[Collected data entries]
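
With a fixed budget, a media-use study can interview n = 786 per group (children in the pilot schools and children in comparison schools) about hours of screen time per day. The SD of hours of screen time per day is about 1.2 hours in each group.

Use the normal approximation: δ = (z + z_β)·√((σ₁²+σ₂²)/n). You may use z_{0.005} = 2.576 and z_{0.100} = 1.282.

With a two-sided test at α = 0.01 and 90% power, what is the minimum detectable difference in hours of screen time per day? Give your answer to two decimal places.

δ = (z_{α/2} + z_β) · √((σ₁²+σ₂²)/n)
  = (2.576 + 1.282) · √(2.88/786)
  = 3.858 · √0.00366
  = 3.858 · 0.0605
  = 0.2335

Minimum detectable difference ≈ 0.23 hours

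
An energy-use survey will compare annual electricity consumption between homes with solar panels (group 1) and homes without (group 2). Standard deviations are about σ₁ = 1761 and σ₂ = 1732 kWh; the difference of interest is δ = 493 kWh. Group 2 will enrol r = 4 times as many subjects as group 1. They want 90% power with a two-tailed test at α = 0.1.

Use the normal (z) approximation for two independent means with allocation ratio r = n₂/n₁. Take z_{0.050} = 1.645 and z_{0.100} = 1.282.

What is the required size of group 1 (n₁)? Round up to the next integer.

n₁ = (z_{α/2} + z_β)² · (σ₁² + σ₂²/r) / δ²
   = (1.645 + 1.282)² · (1761² + 1732²/4) / 493²
   = 8.5673 · (3101121 + 749956) / 243049
   = 8.5673 · 3851077 / 243049
   = 135.75
Round up → n₁ = 136; n₂ = r·n₁ = 4 × 136 = 544.

n₁ = 136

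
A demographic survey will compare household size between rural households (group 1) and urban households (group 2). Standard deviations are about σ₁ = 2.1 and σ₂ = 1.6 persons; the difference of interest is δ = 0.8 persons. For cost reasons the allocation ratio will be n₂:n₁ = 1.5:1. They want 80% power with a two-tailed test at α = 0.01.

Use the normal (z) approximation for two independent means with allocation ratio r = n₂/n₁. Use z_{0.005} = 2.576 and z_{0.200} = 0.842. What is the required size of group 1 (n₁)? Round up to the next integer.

n₁ = (z_{α/2} + z_β)² · (σ₁² + σ₂²/r) / δ²
   = (2.576 + 0.842)² · (2.1² + 1.6²/1.5) / 0.8²
   = 11.6827 · (4.41 + 1.7067) / 0.64
   = 11.6827 · 6.1167 / 0.64
   = 111.66
Round up → n₁ = 112; n₂ = r·n₁ = 1.5 × 112 = 168.

n₁ = 112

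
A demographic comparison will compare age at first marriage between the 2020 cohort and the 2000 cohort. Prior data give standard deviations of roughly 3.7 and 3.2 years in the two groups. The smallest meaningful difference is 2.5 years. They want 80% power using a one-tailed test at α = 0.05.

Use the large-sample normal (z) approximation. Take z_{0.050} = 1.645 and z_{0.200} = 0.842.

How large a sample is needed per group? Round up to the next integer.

n = 24 per group

n = (z_α + z_β)² · (σ₁² + σ₂²) / δ²
  = (1.645 + 0.842)² · (3.7² + 3.2² = 23.93) / 2.5²
  = 6.1852 · 23.93 / 6.25
  = 23.68
Round up → n = 24 per group.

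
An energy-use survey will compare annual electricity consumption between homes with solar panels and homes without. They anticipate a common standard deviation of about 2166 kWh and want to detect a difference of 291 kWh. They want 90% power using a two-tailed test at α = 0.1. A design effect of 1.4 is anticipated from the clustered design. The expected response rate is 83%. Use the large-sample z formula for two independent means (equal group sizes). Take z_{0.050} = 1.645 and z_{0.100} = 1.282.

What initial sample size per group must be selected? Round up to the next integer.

n = (z_{α/2} + z_β)² · (σ₁² + σ₂²) / δ²
  = (1.645 + 1.282)² · (2·2166² = 9383112) / 291²
  = 8.5673 · 9383112 / 84681
  = 949.31
Design effect: 1.4 × 949.31 = 1329.03.
Adjust for 83% response: 1329.03 / 0.83 = 1601.24.
Round up → n = 1602 per group.

n = 1602 per group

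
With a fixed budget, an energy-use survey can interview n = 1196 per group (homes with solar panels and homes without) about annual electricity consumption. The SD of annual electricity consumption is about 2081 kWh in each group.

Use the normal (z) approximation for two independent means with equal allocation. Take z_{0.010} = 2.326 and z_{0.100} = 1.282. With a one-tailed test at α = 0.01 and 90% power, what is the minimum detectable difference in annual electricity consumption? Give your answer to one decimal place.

δ = (z_α + z_β) · √((σ₁²+σ₂²)/n)
  = (2.326 + 1.282) · √(8661122/1196)
  = 3.608 · √7241.7
  = 3.608 · 85.0984
  = 307.0351

Minimum detectable difference ≈ 307.0 kWh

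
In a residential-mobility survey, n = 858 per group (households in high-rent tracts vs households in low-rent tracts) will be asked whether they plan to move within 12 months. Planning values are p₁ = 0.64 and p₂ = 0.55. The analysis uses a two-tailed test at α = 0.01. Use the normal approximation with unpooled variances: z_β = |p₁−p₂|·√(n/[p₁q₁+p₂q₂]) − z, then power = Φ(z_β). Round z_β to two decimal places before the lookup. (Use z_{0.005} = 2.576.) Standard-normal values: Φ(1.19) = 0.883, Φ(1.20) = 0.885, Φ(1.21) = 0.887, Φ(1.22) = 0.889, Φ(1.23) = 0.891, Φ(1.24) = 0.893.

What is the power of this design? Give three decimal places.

Power ≈ 0.893

z_β = |p₁−p₂|·√(n/[p₁q₁+p₂q₂]) − z_{α/2}
    = 0.09 · √(858/0.4779) − 2.576
    = 0.09 · 42.3716 − 2.576
    = 3.8134 − 2.576 = 1.2374 → 1.24
Power = Φ(1.24) = 0.893.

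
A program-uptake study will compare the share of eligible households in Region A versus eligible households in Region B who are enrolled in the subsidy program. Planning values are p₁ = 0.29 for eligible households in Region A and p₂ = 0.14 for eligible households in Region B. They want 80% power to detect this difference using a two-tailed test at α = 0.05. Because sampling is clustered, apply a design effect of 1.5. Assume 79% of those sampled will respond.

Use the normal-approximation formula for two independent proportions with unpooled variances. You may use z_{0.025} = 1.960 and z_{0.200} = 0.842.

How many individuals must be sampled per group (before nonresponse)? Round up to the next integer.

n = (z_{α/2} + z_β)² · [p₁(1−p₁) + p₂(1−p₂)] / (p₁ − p₂)²
  = (1.960 + 0.842)² · (0.29·0.71 + 0.14·0.86) / (0.15)²
  = (2.802)² · (0.2059 + 0.1204) / 0.0225
  = 7.8512 · 0.3263 / 0.0225
  = 113.86
Design effect: 1.5 × 113.86 = 170.79.
Adjust for 79% response: 170.79 / 0.79 = 216.19.
Round up → n = 217 per group.

n = 217 per group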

* _PROBLEM_
Reproduce the entries above exactly, starting at their first line and finishing with the line that contains "A demographic survey".

* _PROBLEM SOLUTION_
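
With a fixed budget, a media-use study can interview n = 786 per group (children in the pilot schools and children in comparison schools) about hours of screen time per day. The SD of hours of screen time per day is about 1.2 hours in each group.

Use the normal approximation: δ = (z + z_β)·√((σ₁²+σ₂²)/n). You may use z_{0.005} = 2.576 and z_{0.100} = 1.282.

With a two-sided test at α = 0.01 and 90% power, what is the minimum detectable difference in hours of screen time per day? Give your answer to two decimal places.

δ = (z_{α/2} + z_β) · √((σ₁²+σ₂²)/n)
  = (2.576 + 1.282) · √(2.88/786)
  = 3.858 · √0.00366
  = 3.858 · 0.0605
  = 0.2335

Minimum detectable difference ≈ 0.23 hours

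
An energy-use survey will compare annual electricity consumption between homes with solar panels (group 1) and homes without (group 2). Standard deviations are about σ₁ = 1761 and σ₂ = 1732 kWh; the difference of interest is δ = 493 kWh. Group 2 will enrol r = 4 times as many subjects as group 1. They want 90% power with a two-tailed test at α = 0.1.

Use the normal (z) approximation for two independent means with allocation ratio r = n₂/n₁. Take z_{0.050} = 1.645 and z_{0.100} = 1.282.

What is the required size of group 1 (n₁)? Round up to the next integer.

n₁ = (z_{α/2} + z_β)² · (σ₁² + σ₂²/r) / δ²
   = (1.645 + 1.282)² · (1761² + 1732²/4) / 493²
   = 8.5673 · (3101121 + 749956) / 243049
   = 8.5673 · 3851077 / 243049
   = 135.75
Round up → n₁ = 136; n₂ = r·n₁ = 4 × 136 = 544.

n₁ = 136

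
A demographic survey will compare household size between rural households (group 1) and urban households (group 2). Standard deviations are about σ₁ = 2.1 and σ₂ = 1.6 persons; the difference of interest is δ = 0.8 persons. For cost reasons the allocation ratio will be n₂:n₁ = 1.5:1. They want 80% power with a two-tailed test at α = 0.01.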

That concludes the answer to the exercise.